▶ **What the task asks**
Find the string "after" in the data, then copy every line where it is found.
○ ○ ○ ○ ○
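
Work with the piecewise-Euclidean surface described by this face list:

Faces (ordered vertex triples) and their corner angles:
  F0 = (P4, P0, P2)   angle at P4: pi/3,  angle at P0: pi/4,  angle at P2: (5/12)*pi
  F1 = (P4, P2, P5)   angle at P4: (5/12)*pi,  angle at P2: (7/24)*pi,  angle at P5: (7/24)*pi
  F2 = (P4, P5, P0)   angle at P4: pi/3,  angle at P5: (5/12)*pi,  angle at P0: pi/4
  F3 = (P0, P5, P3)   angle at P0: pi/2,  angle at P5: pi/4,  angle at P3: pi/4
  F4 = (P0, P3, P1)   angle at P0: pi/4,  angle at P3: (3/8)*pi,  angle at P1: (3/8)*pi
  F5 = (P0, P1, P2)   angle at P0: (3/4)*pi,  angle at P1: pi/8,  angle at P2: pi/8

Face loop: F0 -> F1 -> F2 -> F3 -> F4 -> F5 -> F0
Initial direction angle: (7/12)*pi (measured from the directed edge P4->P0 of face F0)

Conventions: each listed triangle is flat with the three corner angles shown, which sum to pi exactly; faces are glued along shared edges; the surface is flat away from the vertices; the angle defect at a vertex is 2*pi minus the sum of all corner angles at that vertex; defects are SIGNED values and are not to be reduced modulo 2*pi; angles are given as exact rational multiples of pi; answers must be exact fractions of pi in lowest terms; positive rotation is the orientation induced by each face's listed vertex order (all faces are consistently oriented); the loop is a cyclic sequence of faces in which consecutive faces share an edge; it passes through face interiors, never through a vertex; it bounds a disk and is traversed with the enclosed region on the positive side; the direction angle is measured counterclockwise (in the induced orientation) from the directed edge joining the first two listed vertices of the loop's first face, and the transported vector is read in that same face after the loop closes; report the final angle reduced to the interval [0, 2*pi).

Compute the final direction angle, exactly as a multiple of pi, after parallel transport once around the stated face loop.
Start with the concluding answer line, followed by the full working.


Answer: final direction angle = (3/2)*pi

enclosed vertex P0: corner angles sum to 2*pi, defect = 2*pi - 2*pi = 0
enclosed vertex P4: corner angles sum to (13/12)*pi, defect = 2*pi - (13/12)*pi = (11/12)*pi
adding the enclosed defects to the starting angle (mod 2*pi, induced orientation) gives the holonomy
final angle = (7/12)*pi + (11/12)*pi = (3/2)*pi (mod 2*pi)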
○ ○ ○ ○ ○
▶ **Exercise answer**
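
Conventions: each listed triangle is flat with the three corner angles shown, which sum to pi exactly; faces are glued along shared edges; the surface is flat away from the vertices; the angle defect at a vertex is 2*pi minus the sum of all corner angles at that vertex; defects are SIGNED values and are not to be reduced modulo 2*pi; angles are given as exact rational multiples of pi; answers must be exact fractions of pi in lowest terms; positive rotation is the orientation induced by each face's listed vertex order (all faces are consistently oriented); the loop is a cyclic sequence of faces in which consecutive faces share an edge; it passes through face interiors, never through a vertex; it bounds a disk and is traversed with the enclosed region on the positive side; the direction angle is measured counterclockwise (in the induced orientation) from the directed edge joining the first two listed vertices of the loop's first face, and the transported vector is read in that same face after the loop closes; report the final angle reduced to the interval [0, 2*pi).
Compute the final direction angle, exactly as a multiple of pi, after parallel transport once around the stated face loop.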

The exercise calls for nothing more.